Provided information: Begin

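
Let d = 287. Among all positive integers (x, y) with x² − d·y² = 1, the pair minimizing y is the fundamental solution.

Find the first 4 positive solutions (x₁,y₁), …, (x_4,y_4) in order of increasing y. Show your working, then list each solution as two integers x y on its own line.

√287 → a₀=16, period (1,15,1,32); ℓ=4 even so k=3
k=0  a_k=16  p_k/q_k = 16/1
…
k=2  a_k=15  p_k/q_k = 271/16
k=3  a_k=1  p_k/q_k = 288/17
(x₁, y₁) = (288, 17);  288² − 287·17² = 1 ✓
(288+17√287)^2 = 165887 + 9792√287
(288+17√287)^3 = 95550624 + 5640175√287
(288+17√287)^4 = 55036993537 + 3248731008√287

288 17
165887 9792
95550624 5640175
55036993537 3248731008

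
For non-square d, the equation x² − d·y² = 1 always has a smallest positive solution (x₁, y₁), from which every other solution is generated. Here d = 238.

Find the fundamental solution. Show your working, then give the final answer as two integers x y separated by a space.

[15; 2,2,1,14,1,2,2,30] for √238; ℓ=8 ⇒ convergent index 7
step 0: (15, 1)  from 15·(1,0) + (0,1)
step 1: (31, 2)  from 2·(15,1) + (1,0)
…
step 3: (108, 7)  from 1·(77,5) + (31,2)
…
step 6: (4983, 323)  from 2·(1697,110) + (1589,103)
step 7: (11663, 756)  from 2·(4983,323) + (1697,110)
fundamental: x₁=11663, y₁=756  (since 136025569 − 238·571536 = 1)

11663 756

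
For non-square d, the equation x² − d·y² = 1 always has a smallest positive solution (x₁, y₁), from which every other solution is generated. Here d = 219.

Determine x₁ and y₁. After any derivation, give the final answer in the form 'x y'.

√219 → a₀=14, period (1,3,1,28); ℓ=4 even so k=3
k=0  a_k=14  p_k/q_k = 14/1
k=1  a_k=1  p_k/q_k = 15/1
k=2  a_k=3  p_k/q_k = 59/4
k=3  a_k=1  p_k/q_k = 74/5
→ (74, 5).  Check: 74²=5476, 219·5²=5475, difference 1.

74 5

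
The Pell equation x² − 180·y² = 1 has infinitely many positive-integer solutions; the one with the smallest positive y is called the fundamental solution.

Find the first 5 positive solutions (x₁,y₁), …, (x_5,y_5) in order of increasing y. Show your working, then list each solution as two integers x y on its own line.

√180 → a₀=13, period (2,2,2,26); ℓ=4 even so k=3
a_0=13:  p_0=13·1+0=13,  q_0=13·0+1=1
a_1=2:  p_1=2·13+1=27,  q_1=2·1+0=2
a_2=2:  p_2=2·27+13=67,  q_2=2·2+1=5
a_3=2:  p_3=2·67+27=161,  q_3=2·5+2=12
fundamental: x₁=161, y₁=12  (since 25921 − 180·144 = 1)
n=2: (161,12)∘(161,12) = (161·161+180·12·12, 161·12+12·161) = (51841,3864)
n=3: (51841,3864)∘(161,12) = (161·51841+180·12·3864, 161·3864+12·51841) = (16692641,1244196)
n=4: (16692641,1244196)∘(161,12) = (161·16692641+180·12·1244196, 161·1244196+12·16692641) = (5374978561,400627248)
n=5: (5374978561,400627248)∘(161,12) = (161·5374978561+180·12·400627248, 161·400627248+12·5374978561) = (1730726404001,129000729660)

161 12
51841 3864
16692641 1244196
5374978561 400627248
1730726404001 129000729660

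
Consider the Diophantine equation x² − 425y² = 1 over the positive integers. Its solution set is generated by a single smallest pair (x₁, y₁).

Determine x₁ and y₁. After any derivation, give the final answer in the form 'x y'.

[20; 1,1,1,1,1,1,40] for √425; ℓ=7 ⇒ convergent index 13
a_0=20:  p_0=20·1+0=20,  q_0=20·0+1=1
…
a_3=1:  p_3=1·41+21=62,  q_3=1·2+1=3
…
a_6=1:  p_6=1·165+103=268,  q_6=1·8+5=13
…
a_9=1:  p_9=1·11153+10885=22038,  q_9=1·541+528=1069
…
a_11=1:  p_11=1·33191+22038=55229,  q_11=1·1610+1069=2679
a_12=1:  p_12=1·55229+33191=88420,  q_12=1·2679+1610=4289
a_13=1:  p_13=1·88420+55229=143649,  q_13=1·4289+2679=6968
→ (143649, 6968).  Check: 143649²=20635035201, 425·6968²=20635035200, difference 1.

143649 6968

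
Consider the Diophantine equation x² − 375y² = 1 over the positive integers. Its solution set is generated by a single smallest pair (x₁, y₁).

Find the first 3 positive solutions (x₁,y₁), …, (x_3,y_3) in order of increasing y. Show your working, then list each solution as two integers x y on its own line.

15124 781
457470751 23623688
13837575261124 714569313843

√375 = [19; 2,1,2,1,5,1,2,1,2,38, …], period ℓ=10 (even) → k=9
a_0=19:  p_0=19·1+0=19,  q_0=19·0+1=1
a_1=2:  p_1=2·19+1=39,  q_1=2·1+0=2
a_2=1:  p_2=1·39+19=58,  q_2=1·2+1=3
a_3=2:  p_3=2·58+39=155,  q_3=2·3+2=8
a_4=1:  p_4=1·155+58=213,  q_4=1·8+3=11
a_5=5:  p_5=5·213+155=1220,  q_5=5·11+8=63
a_6=1:  p_6=1·1220+213=1433,  q_6=1·63+11=74
a_7=2:  p_7=2·1433+1220=4086,  q_7=2·74+63=211
a_8=1:  p_8=1·4086+1433=5519,  q_8=1·211+74=285
a_9=2:  p_9=2·5519+4086=15124,  q_9=2·285+211=781
→ (15124, 781).  Check: 15124²=228735376, 375·781²=228735375, difference 1.
n=2: (15124,781)∘(15124,781) = (15124·15124+375·781·781, 15124·781+781·15124) = (457470751,23623688)
n=3: (457470751,23623688)∘(15124,781) = (15124·457470751+375·781·23623688, 15124·23623688+781·457470751) = (13837575261124,714569313843)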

Provided information: End

| Problem details |
Go through the entries and repeat each one exactly.

| Answer |
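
Let d = 287. Among all positive integers (x, y) with x² − d·y² = 1, the pair minimizing y is the fundamental solution.

Find the first 4 positive solutions (x₁,y₁), …, (x_4,y_4) in order of increasing y. Show your working, then list each solution as two integers x y on its own line.

√287 → a₀=16, period (1,15,1,32); ℓ=4 even so k=3
k=0  a_k=16  p_k/q_k = 16/1
…
k=2  a_k=15  p_k/q_k = 271/16
k=3  a_k=1  p_k/q_k = 288/17
(x₁, y₁) = (288, 17);  288² − 287·17² = 1 ✓
(288+17√287)^2 = 165887 + 9792√287
(288+17√287)^3 = 95550624 + 5640175√287
(288+17√287)^4 = 55036993537 + 3248731008√287

288 17
165887 9792
95550624 5640175
55036993537 3248731008

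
For non-square d, the equation x² − d·y² = 1 always has a smallest positive solution (x₁, y₁), from which every other solution is generated. Here d = 238.

Find the fundamental solution. Show your working, then give the final answer as two integers x y separated by a space.

[15; 2,2,1,14,1,2,2,30] for √238; ℓ=8 ⇒ convergent index 7
step 0: (15, 1)  from 15·(1,0) + (0,1)
step 1: (31, 2)  from 2·(15,1) + (1,0)
…
step 3: (108, 7)  from 1·(77,5) + (31,2)
…
step 6: (4983, 323)  from 2·(1697,110) + (1589,103)
step 7: (11663, 756)  from 2·(4983,323) + (1697,110)
fundamental: x₁=11663, y₁=756  (since 136025569 − 238·571536 = 1)

11663 756

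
For non-square d, the equation x² − d·y² = 1 always has a smallest positive solution (x₁, y₁), from which every other solution is generated. Here d = 219.

Determine x₁ and y₁. After any derivation, give the final answer in the form 'x y'.

√219 → a₀=14, period (1,3,1,28); ℓ=4 even so k=3
k=0  a_k=14  p_k/q_k = 14/1
k=1  a_k=1  p_k/q_k = 15/1
k=2  a_k=3  p_k/q_k = 59/4
k=3  a_k=1  p_k/q_k = 74/5
→ (74, 5).  Check: 74²=5476, 219·5²=5475, difference 1.

74 5

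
The Pell equation x² − 180·y² = 1 has infinitely many positive-integer solutions; the one with the smallest positive y is called the fundamental solution.

Find the first 5 positive solutions (x₁,y₁), …, (x_5,y_5) in order of increasing y. Show your working, then list each solution as two integers x y on its own line.

√180 → a₀=13, period (2,2,2,26); ℓ=4 even so k=3
a_0=13:  p_0=13·1+0=13,  q_0=13·0+1=1
a_1=2:  p_1=2·13+1=27,  q_1=2·1+0=2
a_2=2:  p_2=2·27+13=67,  q_2=2·2+1=5
a_3=2:  p_3=2·67+27=161,  q_3=2·5+2=12
fundamental: x₁=161, y₁=12  (since 25921 − 180·144 = 1)
n=2: (161,12)∘(161,12) = (161·161+180·12·12, 161·12+12·161) = (51841,3864)
n=3: (51841,3864)∘(161,12) = (161·51841+180·12·3864, 161·3864+12·51841) = (16692641,1244196)
n=4: (16692641,1244196)∘(161,12) = (161·16692641+180·12·1244196, 161·1244196+12·16692641) = (5374978561,400627248)
n=5: (5374978561,400627248)∘(161,12) = (161·5374978561+180·12·400627248, 161·400627248+12·5374978561) = (1730726404001,129000729660)

161 12
51841 3864
16692641 1244196
5374978561 400627248
1730726404001 129000729660

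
Consider the Diophantine equation x² − 425y² = 1 over the positive integers. Its solution set is generated by a single smallest pair (x₁, y₁).

Determine x₁ and y₁. After any derivation, give the final answer in the form 'x y'.

[20; 1,1,1,1,1,1,40] for √425; ℓ=7 ⇒ convergent index 13
a_0=20:  p_0=20·1+0=20,  q_0=20·0+1=1
…
a_3=1:  p_3=1·41+21=62,  q_3=1·2+1=3
…
a_6=1:  p_6=1·165+103=268,  q_6=1·8+5=13
…
a_9=1:  p_9=1·11153+10885=22038,  q_9=1·541+528=1069
…
a_11=1:  p_11=1·33191+22038=55229,  q_11=1·1610+1069=2679
a_12=1:  p_12=1·55229+33191=88420,  q_12=1·2679+1610=4289
a_13=1:  p_13=1·88420+55229=143649,  q_13=1·4289+2679=6968
→ (143649, 6968).  Check: 143649²=20635035201, 425·6968²=20635035200, difference 1.

143649 6968

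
Consider the Diophantine equation x² − 375y² = 1 over the positive integers. Its solution set is generated by a single smallest pair (x₁, y₁).

Find the first 3 positive solutions (x₁,y₁), …, (x_3,y_3) in order of increasing y. Show your working, then list each solution as two integers x y on its own line.

15124 781
457470751 23623688
13837575261124 714569313843

√375 = [19; 2,1,2,1,5,1,2,1,2,38, …], period ℓ=10 (even) → k=9
a_0=19:  p_0=19·1+0=19,  q_0=19·0+1=1
a_1=2:  p_1=2·19+1=39,  q_1=2·1+0=2
a_2=1:  p_2=1·39+19=58,  q_2=1·2+1=3
a_3=2:  p_3=2·58+39=155,  q_3=2·3+2=8
a_4=1:  p_4=1·155+58=213,  q_4=1·8+3=11
a_5=5:  p_5=5·213+155=1220,  q_5=5·11+8=63
a_6=1:  p_6=1·1220+213=1433,  q_6=1·63+11=74
a_7=2:  p_7=2·1433+1220=4086,  q_7=2·74+63=211
a_8=1:  p_8=1·4086+1433=5519,  q_8=1·211+74=285
a_9=2:  p_9=2·5519+4086=15124,  q_9=2·285+211=781
→ (15124, 781).  Check: 15124²=228735376, 375·781²=228735375, difference 1.
n=2: (15124,781)∘(15124,781) = (15124·15124+375·781·781, 15124·781+781·15124) = (457470751,23623688)
n=3: (457470751,23623688)∘(15124,781) = (15124·457470751+375·781·23623688, 15124·23623688+781·457470751) = (13837575261124,714569313843)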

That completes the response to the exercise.